### DIRECTIONS:
In the entries that follow, which lines hold the string "create"? List them.

### SUPPLIED RECORDS:
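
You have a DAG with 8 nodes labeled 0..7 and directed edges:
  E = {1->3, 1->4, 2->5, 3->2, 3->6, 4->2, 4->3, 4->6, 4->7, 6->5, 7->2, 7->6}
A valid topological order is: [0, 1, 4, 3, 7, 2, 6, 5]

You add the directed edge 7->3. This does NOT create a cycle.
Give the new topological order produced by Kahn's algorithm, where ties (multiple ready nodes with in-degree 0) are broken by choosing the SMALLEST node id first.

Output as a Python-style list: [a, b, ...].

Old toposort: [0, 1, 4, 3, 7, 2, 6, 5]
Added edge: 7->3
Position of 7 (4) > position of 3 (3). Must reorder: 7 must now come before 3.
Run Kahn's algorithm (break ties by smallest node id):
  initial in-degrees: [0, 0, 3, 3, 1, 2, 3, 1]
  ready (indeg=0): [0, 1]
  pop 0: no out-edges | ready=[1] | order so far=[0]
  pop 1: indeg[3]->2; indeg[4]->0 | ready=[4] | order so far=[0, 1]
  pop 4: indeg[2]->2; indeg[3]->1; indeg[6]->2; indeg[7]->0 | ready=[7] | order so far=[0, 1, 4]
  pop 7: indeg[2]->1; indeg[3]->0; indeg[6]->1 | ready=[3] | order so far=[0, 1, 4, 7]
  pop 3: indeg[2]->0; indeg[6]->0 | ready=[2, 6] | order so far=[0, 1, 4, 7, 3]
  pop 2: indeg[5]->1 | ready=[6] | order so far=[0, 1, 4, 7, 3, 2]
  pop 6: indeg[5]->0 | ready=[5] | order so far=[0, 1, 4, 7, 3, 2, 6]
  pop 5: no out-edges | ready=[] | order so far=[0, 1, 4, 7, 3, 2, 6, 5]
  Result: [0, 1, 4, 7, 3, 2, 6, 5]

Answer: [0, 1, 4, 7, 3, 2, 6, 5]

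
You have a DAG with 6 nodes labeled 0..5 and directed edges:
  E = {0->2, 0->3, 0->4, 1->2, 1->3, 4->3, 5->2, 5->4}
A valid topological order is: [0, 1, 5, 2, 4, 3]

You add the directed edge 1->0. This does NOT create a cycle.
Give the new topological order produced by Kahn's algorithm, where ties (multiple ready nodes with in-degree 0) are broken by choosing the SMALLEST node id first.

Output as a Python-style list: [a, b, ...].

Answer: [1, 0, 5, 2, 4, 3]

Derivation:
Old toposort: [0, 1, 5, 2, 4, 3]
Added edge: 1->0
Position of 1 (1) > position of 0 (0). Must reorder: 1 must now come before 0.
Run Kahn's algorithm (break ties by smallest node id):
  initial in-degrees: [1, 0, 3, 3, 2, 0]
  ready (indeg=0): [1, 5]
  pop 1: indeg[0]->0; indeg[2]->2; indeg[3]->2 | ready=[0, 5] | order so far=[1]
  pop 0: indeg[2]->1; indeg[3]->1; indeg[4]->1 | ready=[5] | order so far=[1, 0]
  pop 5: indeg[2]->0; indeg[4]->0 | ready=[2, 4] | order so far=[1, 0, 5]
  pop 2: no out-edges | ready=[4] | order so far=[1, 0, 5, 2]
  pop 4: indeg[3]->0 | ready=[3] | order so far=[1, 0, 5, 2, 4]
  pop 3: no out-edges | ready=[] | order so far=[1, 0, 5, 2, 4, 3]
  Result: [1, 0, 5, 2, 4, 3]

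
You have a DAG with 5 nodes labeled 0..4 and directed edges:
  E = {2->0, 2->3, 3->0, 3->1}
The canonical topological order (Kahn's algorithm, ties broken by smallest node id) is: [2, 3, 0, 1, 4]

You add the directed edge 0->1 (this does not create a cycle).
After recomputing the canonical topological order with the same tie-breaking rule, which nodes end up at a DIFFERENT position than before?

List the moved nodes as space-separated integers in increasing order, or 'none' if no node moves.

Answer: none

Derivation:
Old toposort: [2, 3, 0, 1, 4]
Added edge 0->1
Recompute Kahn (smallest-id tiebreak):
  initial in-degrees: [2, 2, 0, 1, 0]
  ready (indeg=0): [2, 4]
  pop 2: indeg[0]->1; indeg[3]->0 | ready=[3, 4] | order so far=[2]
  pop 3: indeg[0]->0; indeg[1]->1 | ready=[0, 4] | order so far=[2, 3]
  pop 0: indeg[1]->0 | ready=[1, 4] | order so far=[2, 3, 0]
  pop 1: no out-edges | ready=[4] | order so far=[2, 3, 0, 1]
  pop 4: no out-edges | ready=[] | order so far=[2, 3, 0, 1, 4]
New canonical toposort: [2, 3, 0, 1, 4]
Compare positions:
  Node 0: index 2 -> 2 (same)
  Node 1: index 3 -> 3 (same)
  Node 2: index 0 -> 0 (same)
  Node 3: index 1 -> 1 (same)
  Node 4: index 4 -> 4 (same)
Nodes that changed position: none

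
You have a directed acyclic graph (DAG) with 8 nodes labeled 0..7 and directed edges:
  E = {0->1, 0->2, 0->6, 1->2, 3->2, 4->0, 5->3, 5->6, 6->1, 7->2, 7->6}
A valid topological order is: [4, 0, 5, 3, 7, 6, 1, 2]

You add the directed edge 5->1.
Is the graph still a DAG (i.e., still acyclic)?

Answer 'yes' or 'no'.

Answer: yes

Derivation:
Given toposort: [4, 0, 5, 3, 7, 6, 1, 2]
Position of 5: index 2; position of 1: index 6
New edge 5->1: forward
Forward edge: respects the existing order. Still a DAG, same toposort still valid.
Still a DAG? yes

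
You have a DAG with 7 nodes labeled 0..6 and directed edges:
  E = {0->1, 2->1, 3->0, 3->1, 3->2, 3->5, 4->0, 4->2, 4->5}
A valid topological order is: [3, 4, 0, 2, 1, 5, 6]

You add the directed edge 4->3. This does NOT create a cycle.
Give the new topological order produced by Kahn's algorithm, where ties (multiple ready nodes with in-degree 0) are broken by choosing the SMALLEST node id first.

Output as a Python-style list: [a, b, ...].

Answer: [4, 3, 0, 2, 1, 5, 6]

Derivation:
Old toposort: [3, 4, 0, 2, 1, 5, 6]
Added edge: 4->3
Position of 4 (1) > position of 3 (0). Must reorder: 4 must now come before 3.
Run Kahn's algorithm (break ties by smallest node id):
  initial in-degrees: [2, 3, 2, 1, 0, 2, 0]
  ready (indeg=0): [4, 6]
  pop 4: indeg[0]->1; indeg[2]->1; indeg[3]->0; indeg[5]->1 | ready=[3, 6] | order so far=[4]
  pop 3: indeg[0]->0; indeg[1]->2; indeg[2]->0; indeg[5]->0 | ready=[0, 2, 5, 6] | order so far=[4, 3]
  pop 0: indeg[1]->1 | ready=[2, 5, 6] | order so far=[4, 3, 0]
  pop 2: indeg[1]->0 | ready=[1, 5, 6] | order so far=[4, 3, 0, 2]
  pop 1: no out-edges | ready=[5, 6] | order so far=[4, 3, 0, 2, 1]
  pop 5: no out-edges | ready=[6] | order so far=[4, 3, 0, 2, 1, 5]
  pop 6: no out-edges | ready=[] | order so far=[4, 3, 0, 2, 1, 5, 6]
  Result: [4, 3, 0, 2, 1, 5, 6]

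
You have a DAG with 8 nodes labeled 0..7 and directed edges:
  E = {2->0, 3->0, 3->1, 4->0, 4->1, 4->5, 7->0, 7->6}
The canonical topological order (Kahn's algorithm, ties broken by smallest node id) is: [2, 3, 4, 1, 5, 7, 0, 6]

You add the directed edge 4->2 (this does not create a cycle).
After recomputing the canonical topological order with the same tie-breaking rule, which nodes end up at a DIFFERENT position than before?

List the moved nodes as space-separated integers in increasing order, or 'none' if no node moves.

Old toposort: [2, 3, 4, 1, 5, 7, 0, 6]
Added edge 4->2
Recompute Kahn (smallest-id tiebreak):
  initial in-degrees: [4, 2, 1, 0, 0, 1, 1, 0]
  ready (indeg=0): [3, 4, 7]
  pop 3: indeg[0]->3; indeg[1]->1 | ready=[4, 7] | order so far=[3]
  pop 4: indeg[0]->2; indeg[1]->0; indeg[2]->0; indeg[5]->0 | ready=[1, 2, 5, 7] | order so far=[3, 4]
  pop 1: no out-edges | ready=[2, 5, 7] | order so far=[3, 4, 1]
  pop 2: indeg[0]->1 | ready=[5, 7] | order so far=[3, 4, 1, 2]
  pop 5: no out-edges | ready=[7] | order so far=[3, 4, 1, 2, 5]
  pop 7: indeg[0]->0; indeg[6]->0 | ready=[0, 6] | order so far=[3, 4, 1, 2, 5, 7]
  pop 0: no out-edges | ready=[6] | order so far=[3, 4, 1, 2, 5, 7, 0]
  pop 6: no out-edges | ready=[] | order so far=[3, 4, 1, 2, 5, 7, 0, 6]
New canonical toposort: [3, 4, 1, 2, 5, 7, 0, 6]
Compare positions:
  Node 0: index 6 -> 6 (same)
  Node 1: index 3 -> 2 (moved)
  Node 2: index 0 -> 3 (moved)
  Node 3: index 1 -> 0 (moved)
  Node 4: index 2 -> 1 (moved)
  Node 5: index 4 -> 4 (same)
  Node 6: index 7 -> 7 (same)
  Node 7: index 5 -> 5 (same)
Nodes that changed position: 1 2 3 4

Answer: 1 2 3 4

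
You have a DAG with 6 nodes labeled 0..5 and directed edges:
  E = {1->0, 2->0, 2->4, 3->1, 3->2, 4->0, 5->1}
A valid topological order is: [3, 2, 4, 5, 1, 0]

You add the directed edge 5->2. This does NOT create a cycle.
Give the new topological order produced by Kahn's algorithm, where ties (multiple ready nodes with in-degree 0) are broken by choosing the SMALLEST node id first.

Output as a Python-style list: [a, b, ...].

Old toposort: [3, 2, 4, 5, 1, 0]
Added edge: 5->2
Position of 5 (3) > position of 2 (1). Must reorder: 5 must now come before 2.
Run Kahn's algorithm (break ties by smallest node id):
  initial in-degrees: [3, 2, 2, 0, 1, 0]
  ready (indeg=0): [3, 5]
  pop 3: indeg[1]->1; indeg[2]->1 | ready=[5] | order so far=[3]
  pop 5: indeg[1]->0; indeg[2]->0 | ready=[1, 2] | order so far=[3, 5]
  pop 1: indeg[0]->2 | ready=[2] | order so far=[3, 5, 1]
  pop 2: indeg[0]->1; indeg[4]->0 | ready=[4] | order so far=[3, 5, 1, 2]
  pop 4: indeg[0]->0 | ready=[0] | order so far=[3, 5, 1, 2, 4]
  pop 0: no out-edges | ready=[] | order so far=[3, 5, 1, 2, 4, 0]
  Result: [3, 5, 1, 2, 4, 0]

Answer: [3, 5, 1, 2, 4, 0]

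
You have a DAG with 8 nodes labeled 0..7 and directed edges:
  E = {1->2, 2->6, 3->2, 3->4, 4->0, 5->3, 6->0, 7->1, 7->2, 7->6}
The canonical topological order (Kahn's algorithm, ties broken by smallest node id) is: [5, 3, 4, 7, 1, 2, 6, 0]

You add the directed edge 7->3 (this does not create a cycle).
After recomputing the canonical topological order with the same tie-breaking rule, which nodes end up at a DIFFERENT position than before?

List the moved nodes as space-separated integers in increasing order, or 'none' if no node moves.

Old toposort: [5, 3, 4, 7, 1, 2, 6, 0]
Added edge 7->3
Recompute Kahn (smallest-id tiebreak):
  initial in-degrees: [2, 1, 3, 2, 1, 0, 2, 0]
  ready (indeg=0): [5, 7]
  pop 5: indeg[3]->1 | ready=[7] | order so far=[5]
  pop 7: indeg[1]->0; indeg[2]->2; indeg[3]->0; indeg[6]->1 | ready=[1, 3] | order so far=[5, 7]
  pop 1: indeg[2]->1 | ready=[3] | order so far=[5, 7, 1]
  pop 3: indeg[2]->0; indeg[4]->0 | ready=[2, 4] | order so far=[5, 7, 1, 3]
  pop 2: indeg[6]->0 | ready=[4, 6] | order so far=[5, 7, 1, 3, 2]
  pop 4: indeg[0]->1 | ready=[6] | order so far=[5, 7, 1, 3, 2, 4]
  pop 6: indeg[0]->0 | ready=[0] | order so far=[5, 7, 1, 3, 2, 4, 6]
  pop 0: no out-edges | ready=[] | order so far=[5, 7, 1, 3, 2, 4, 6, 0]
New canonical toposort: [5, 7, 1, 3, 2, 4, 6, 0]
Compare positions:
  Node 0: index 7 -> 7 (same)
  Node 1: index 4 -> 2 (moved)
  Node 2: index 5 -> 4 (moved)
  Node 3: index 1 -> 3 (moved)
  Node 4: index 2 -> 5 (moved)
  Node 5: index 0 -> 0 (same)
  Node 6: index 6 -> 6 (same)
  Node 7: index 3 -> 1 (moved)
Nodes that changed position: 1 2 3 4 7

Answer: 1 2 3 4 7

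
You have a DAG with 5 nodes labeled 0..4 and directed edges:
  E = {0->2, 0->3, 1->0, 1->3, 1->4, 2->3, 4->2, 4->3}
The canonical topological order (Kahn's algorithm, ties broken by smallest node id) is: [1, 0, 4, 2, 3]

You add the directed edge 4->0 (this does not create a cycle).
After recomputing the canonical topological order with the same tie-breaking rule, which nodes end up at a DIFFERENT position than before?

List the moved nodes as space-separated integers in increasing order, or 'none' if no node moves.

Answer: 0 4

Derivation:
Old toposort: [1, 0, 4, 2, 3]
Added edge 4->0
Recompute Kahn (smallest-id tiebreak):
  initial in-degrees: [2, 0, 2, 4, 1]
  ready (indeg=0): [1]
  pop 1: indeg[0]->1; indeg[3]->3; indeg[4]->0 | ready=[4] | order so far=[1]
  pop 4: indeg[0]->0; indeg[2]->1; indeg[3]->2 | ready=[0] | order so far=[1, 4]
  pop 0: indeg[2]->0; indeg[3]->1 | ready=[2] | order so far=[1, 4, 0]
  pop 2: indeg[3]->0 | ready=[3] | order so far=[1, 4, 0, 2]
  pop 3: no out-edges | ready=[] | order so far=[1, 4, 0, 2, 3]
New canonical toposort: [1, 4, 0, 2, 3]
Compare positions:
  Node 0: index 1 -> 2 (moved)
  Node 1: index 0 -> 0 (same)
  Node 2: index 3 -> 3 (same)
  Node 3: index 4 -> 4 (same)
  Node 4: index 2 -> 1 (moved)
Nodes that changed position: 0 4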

### ANSWER TO THIS TASK:
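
You add the directed edge 7->3. This does NOT create a cycle.
You add the directed edge 1->0. This does NOT create a cycle.
You add the directed edge 0->1 (this does not create a cycle).
You add the directed edge 4->3. This does NOT create a cycle.
You add the directed edge 4->2 (this does not create a cycle).
You add the directed edge 5->2. This does NOT create a cycle.
You add the directed edge 7->3 (this does not create a cycle).
You add the directed edge 4->0 (this does not create a cycle).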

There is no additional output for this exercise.